Records for the task:
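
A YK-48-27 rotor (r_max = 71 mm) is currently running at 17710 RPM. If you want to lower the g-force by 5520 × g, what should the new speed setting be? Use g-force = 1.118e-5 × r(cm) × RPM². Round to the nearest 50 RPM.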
* * *
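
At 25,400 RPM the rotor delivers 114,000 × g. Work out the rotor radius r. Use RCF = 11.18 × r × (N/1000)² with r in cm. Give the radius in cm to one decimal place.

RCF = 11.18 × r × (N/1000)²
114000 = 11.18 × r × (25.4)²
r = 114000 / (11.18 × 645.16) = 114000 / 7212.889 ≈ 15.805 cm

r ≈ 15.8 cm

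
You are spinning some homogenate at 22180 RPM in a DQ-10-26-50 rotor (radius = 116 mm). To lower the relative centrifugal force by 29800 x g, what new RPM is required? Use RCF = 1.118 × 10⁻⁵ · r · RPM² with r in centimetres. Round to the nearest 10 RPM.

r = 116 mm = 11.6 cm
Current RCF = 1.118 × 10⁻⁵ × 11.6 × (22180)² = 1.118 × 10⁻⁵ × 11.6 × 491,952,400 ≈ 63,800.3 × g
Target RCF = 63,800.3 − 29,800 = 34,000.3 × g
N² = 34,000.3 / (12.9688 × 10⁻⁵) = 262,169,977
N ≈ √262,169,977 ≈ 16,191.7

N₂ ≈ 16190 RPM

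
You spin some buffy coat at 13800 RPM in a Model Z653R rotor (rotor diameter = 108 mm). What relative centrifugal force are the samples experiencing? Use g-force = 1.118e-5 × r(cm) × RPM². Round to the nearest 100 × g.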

Task requirements:
Start with the line above that contains "At 25,400 RPM" and end with the line that contains "You spin some". Write out those lines exactly, and only those.

Exercise output:
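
At 25,400 RPM the rotor delivers 114,000 × g. Work out the rotor radius r. Use RCF = 11.18 × r × (N/1000)² with r in cm. Give the radius in cm to one decimal place.

RCF = 11.18 × r × (N/1000)²
114000 = 11.18 × r × (25.4)²
r = 114000 / (11.18 × 645.16) = 114000 / 7212.889 ≈ 15.805 cm

r ≈ 15.8 cm

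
You are spinning some homogenate at 22180 RPM in a DQ-10-26-50 rotor (radius = 116 mm). To lower the relative centrifugal force by 29800 x g, what new RPM is required? Use RCF = 1.118 × 10⁻⁵ · r · RPM² with r in centimetres. Round to the nearest 10 RPM.

r = 116 mm = 11.6 cm
Current RCF = 1.118 × 10⁻⁵ × 11.6 × (22180)² = 1.118 × 10⁻⁵ × 11.6 × 491,952,400 ≈ 63,800.3 × g
Target RCF = 63,800.3 − 29,800 = 34,000.3 × g
N² = 34,000.3 / (12.9688 × 10⁻⁵) = 262,169,977
N ≈ √262,169,977 ≈ 16,191.7

N₂ ≈ 16190 RPM

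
You spin some buffy coat at 13800 RPM in a Model Z653R rotor (rotor diameter = 108 mm). What relative centrifugal force are the samples experiencing? Use g-force = 1.118e-5 × r(cm) × RPM². Round to the nearest 100 × g.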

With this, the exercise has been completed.